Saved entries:
┏━━
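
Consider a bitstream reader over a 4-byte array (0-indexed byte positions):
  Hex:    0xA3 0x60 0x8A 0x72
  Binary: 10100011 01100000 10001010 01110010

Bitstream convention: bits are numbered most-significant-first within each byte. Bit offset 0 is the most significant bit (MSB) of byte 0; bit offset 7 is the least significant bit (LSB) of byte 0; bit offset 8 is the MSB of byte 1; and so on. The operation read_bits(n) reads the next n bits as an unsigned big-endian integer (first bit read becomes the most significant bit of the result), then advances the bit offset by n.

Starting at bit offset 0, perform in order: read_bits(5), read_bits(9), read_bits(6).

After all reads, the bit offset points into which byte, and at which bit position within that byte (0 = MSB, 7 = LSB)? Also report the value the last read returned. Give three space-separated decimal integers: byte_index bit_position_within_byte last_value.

Read 1: bits[0:5] width=5 -> value=20 (bin 10100); offset now 5 = byte 0 bit 5; 27 bits remain
Read 2: bits[5:14] width=9 -> value=216 (bin 011011000); offset now 14 = byte 1 bit 6; 18 bits remain
Read 3: bits[14:20] width=6 -> value=8 (bin 001000); offset now 20 = byte 2 bit 4; 12 bits remain

Answer: 2 4 8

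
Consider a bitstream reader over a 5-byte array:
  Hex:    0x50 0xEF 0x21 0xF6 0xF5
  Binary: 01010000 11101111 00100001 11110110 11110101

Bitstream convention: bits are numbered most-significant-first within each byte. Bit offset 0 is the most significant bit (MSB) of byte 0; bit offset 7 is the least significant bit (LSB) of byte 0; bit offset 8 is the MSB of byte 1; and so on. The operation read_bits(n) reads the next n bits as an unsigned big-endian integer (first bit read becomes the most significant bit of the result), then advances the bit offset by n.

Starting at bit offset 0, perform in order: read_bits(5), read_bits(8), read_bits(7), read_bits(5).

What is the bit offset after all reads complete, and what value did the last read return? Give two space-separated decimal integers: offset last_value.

Read 1: bits[0:5] width=5 -> value=10 (bin 01010); offset now 5 = byte 0 bit 5; 35 bits remain
Read 2: bits[5:13] width=8 -> value=29 (bin 00011101); offset now 13 = byte 1 bit 5; 27 bits remain
Read 3: bits[13:20] width=7 -> value=114 (bin 1110010); offset now 20 = byte 2 bit 4; 20 bits remain
Read 4: bits[20:25] width=5 -> value=3 (bin 00011); offset now 25 = byte 3 bit 1; 15 bits remain

Answer: 25 3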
┗━━
WHAT YOU ARE ASKED TO DO:
Set down exactly, and only, the lines from the one containing "0x21 0xF6 0xF5" to the final line of the data.

RESULT OF THIS EXERCISE:
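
  Hex:    0x50 0xEF 0x21 0xF6 0xF5
  Binary: 01010000 11101111 00100001 11110110 11110101

Bitstream convention: bits are numbered most-significant-first within each byte. Bit offset 0 is the most significant bit (MSB) of byte 0; bit offset 7 is the least significant bit (LSB) of byte 0; bit offset 8 is the MSB of byte 1; and so on. The operation read_bits(n) reads the next n bits as an unsigned big-endian integer (first bit read becomes the most significant bit of the result), then advances the bit offset by n.

Starting at bit offset 0, perform in order: read_bits(5), read_bits(8), read_bits(7), read_bits(5).

What is the bit offset after all reads complete, and what value did the last read return? Give two space-separated decimal integers: offset last_value.

Read 1: bits[0:5] width=5 -> value=10 (bin 01010); offset now 5 = byte 0 bit 5; 35 bits remain
Read 2: bits[5:13] width=8 -> value=29 (bin 00011101); offset now 13 = byte 1 bit 5; 27 bits remain
Read 3: bits[13:20] width=7 -> value=114 (bin 1110010); offset now 20 = byte 2 bit 4; 20 bits remain
Read 4: bits[20:25] width=5 -> value=3 (bin 00011); offset now 25 = byte 3 bit 1; 15 bits remain

Answer: 25 3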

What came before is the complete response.